■ About this task
In the entries below, every line with the string "Using" is to be reported.

Stored items
-.-.-
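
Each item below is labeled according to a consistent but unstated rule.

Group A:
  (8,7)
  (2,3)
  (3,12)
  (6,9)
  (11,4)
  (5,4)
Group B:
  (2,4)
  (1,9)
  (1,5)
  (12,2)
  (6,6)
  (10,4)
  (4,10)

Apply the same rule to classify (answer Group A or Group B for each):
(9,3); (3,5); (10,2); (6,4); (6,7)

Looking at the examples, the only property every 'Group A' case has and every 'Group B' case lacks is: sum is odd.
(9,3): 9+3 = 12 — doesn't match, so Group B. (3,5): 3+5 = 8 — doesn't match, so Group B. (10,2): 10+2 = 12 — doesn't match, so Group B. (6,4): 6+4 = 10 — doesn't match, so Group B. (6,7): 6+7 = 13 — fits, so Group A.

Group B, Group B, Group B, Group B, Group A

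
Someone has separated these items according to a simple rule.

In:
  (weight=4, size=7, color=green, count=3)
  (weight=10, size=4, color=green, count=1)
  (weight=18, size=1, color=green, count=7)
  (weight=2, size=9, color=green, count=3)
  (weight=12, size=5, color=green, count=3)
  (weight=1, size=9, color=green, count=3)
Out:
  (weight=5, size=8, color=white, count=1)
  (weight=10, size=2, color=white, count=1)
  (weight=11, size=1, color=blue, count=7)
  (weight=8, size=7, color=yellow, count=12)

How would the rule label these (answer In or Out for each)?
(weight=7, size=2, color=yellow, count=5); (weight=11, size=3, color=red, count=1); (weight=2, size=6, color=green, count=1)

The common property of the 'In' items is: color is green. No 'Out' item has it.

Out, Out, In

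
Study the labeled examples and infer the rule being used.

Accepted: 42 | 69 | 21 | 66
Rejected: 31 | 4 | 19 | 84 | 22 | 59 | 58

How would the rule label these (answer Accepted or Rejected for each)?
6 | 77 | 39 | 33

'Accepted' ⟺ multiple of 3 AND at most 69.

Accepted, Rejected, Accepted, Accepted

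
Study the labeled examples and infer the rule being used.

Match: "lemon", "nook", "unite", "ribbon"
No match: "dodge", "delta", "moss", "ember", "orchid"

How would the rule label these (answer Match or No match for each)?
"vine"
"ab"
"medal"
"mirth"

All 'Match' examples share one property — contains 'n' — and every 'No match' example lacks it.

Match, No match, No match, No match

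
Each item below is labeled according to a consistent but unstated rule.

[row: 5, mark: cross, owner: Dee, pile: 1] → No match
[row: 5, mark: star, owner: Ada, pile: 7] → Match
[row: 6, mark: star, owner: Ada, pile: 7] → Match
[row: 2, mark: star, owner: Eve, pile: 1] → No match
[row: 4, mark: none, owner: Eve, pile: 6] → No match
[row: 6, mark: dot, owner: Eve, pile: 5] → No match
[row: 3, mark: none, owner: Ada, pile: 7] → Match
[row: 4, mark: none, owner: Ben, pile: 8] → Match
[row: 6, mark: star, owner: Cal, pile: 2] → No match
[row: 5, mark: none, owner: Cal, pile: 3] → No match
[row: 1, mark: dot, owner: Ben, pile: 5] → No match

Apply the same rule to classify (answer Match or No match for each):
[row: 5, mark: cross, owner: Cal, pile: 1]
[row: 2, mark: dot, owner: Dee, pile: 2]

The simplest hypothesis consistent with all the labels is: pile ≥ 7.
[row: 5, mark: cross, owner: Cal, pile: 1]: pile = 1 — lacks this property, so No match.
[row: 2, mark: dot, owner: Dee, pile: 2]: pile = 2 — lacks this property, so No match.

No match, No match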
-.-.-
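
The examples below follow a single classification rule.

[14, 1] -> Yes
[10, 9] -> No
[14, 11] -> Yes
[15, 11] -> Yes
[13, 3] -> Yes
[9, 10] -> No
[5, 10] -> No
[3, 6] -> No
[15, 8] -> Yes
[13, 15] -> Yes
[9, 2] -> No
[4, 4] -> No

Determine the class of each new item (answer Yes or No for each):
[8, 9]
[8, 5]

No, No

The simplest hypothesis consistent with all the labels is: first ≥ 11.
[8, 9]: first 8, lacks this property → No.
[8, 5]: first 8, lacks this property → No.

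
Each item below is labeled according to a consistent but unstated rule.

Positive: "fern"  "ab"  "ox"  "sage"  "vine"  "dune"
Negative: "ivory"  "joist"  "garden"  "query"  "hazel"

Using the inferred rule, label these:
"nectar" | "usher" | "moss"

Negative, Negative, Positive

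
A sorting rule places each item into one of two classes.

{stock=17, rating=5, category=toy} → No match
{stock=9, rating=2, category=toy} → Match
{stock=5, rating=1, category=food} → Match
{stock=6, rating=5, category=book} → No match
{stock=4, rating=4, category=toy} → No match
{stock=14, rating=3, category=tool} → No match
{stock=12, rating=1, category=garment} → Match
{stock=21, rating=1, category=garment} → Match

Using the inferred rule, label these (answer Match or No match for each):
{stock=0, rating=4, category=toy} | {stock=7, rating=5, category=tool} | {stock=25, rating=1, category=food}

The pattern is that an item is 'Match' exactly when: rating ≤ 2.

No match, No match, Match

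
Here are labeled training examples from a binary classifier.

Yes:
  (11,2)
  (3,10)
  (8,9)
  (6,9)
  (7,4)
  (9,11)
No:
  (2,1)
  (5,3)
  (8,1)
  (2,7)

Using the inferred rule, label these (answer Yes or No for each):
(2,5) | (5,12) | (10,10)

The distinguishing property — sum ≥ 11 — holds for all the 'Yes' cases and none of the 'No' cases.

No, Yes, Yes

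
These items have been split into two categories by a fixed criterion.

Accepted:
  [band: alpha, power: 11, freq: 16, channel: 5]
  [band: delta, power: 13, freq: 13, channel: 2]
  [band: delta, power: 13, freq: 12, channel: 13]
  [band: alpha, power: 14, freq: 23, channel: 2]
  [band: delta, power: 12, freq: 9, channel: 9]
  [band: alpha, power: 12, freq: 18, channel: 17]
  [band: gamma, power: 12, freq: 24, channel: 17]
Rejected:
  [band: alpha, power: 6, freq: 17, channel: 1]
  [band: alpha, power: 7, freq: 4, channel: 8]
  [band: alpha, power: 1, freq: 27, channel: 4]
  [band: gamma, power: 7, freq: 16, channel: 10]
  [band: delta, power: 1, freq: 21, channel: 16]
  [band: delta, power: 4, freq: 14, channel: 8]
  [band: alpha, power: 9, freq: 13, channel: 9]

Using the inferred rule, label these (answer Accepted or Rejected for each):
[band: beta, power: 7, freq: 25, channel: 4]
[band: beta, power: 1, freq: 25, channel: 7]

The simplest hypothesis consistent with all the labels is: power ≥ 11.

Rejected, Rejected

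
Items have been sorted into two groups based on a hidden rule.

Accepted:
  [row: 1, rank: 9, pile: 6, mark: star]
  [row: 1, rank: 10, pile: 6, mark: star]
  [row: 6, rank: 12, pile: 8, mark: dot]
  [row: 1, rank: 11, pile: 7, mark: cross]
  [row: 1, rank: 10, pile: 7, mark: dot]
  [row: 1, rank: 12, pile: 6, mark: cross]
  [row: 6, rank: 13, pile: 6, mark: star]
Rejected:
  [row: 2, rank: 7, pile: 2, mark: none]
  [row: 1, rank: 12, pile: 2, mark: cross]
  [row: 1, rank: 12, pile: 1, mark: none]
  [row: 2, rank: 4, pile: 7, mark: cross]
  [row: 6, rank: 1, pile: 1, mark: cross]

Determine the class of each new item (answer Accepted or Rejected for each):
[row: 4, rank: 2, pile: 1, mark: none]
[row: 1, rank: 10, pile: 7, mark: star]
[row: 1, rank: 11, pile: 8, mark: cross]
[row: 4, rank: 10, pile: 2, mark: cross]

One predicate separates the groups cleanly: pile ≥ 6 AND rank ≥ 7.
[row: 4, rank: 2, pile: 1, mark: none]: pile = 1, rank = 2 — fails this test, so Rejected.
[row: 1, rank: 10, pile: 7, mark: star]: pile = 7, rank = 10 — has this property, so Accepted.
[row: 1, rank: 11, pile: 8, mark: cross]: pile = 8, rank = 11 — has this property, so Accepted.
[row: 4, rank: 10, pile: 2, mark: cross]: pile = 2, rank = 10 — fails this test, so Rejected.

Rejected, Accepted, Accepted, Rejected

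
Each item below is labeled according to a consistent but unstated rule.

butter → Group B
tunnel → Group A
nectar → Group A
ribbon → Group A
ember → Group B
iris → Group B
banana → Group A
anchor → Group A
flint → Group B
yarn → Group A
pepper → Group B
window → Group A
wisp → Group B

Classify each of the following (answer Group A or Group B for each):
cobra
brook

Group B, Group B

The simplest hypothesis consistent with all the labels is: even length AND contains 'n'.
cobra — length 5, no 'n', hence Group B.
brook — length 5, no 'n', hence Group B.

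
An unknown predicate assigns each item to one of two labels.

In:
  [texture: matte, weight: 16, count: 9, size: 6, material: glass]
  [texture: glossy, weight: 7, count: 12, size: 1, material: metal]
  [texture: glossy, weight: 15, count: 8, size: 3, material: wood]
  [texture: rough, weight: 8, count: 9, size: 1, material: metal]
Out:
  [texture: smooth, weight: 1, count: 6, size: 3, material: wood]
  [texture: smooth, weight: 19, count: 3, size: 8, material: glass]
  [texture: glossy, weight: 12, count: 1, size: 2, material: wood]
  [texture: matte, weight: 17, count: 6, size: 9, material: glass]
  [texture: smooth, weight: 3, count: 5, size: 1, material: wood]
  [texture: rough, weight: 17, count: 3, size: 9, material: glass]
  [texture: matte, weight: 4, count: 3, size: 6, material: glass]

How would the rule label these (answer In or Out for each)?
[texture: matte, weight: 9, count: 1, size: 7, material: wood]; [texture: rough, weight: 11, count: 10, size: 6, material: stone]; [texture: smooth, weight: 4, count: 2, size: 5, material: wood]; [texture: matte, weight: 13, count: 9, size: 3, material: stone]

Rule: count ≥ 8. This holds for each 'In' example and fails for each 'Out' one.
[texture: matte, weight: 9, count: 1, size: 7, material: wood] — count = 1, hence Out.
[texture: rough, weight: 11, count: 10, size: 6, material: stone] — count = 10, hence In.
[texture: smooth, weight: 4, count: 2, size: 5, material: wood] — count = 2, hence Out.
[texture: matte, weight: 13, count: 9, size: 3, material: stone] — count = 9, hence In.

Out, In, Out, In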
-.-.-
■ Exercise response
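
Using the inferred rule, label these:
Using the inferred rule, label these (answer Match or No match for each):
Using the inferred rule, label these (answer Yes or No for each):
Using the inferred rule, label these (answer Accepted or Rejected for each):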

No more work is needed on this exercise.